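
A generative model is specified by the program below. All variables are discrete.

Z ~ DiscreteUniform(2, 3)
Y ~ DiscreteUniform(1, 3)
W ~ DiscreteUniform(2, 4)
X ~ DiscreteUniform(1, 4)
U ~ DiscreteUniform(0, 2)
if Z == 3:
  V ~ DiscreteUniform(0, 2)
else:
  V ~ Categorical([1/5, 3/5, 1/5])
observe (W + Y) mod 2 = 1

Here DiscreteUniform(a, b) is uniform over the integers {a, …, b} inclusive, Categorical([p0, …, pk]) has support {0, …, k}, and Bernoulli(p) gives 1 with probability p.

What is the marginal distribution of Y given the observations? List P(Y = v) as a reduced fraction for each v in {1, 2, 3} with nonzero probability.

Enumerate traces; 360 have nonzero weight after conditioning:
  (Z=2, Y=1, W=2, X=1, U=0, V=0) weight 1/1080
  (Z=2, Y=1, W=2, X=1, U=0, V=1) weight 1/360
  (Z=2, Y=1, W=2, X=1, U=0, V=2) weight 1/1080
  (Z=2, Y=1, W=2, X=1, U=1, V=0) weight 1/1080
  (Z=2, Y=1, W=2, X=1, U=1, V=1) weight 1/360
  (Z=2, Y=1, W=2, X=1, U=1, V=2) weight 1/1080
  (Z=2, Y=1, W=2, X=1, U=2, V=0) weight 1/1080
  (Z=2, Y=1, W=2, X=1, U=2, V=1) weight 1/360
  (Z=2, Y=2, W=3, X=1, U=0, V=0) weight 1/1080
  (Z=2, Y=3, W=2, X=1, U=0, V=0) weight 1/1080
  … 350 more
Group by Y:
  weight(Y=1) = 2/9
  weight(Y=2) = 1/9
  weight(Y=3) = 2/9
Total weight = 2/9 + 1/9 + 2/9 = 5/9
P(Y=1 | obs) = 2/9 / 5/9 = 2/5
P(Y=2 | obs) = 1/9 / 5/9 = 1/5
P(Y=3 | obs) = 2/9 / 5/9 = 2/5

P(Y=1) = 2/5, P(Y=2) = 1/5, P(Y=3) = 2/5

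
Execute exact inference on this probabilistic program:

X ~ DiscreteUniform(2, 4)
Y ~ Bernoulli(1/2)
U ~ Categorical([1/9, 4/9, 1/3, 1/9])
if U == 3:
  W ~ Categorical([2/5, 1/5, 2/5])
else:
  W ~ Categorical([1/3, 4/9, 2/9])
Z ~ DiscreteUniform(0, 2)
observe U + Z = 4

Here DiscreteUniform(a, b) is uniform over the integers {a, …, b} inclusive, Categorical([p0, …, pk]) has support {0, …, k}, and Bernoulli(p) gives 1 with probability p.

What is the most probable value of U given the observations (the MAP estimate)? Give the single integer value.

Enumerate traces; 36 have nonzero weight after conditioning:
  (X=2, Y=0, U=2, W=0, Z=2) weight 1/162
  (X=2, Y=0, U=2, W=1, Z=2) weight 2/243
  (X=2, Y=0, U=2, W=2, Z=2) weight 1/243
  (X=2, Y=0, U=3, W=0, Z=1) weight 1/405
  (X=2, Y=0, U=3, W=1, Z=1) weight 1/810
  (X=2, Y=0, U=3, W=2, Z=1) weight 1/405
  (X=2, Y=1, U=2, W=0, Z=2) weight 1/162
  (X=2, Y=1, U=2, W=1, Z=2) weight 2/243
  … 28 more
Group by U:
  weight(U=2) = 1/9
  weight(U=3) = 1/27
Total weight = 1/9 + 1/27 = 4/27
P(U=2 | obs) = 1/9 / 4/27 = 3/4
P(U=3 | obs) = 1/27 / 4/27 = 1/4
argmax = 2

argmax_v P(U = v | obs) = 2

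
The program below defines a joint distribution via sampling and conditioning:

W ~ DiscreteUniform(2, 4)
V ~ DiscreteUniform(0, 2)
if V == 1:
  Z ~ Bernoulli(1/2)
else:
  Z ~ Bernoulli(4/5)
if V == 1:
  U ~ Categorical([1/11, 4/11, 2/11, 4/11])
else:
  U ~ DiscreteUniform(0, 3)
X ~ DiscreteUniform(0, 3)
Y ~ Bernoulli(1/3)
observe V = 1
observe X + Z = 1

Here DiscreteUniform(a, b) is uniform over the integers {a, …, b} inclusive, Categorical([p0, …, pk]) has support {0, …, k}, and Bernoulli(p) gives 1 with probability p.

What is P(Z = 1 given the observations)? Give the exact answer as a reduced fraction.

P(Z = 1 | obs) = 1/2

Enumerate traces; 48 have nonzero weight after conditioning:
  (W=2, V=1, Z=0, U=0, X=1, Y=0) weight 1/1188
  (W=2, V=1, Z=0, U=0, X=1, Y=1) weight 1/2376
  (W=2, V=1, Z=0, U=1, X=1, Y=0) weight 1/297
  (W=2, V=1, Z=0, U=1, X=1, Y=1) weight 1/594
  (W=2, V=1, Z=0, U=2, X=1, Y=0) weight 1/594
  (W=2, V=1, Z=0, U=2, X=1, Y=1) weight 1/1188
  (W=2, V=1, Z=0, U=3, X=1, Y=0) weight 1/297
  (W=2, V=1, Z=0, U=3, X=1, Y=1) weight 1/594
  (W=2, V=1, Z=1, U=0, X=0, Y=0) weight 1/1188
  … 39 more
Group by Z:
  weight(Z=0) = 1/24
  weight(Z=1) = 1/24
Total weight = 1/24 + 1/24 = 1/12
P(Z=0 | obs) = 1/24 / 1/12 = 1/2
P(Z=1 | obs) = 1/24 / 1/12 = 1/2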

==

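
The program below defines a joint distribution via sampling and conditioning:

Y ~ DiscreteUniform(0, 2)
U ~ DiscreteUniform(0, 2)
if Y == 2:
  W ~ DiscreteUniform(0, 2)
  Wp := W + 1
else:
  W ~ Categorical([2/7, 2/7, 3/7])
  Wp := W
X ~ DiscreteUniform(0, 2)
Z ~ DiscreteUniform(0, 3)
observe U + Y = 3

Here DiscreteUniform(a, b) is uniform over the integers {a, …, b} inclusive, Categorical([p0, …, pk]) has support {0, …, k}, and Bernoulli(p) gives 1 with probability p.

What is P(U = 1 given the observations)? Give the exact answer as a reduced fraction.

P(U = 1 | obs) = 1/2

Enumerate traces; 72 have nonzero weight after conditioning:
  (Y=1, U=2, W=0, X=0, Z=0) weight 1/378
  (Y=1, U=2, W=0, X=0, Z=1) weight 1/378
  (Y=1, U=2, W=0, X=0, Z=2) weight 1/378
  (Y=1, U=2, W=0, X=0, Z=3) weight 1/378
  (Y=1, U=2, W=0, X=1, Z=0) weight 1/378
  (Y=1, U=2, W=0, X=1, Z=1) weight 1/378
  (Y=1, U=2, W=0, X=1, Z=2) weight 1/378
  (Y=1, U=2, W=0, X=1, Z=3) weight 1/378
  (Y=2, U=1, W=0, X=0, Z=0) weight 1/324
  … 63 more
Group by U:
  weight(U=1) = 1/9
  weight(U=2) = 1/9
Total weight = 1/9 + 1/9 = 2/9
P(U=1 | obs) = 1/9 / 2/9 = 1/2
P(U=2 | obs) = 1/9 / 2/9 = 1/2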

→ **WHAT IS EXPECTED**: The answer must consist of every line above that contains the word "program".

→ **TASK RESPONSE**:
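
A generative model is specified by the program below. All variables are discrete.
Execute exact inference on this probabilistic program:
The program below defines a joint distribution via sampling and conditioning:
The program below defines a joint distribution via sampling and conditioning: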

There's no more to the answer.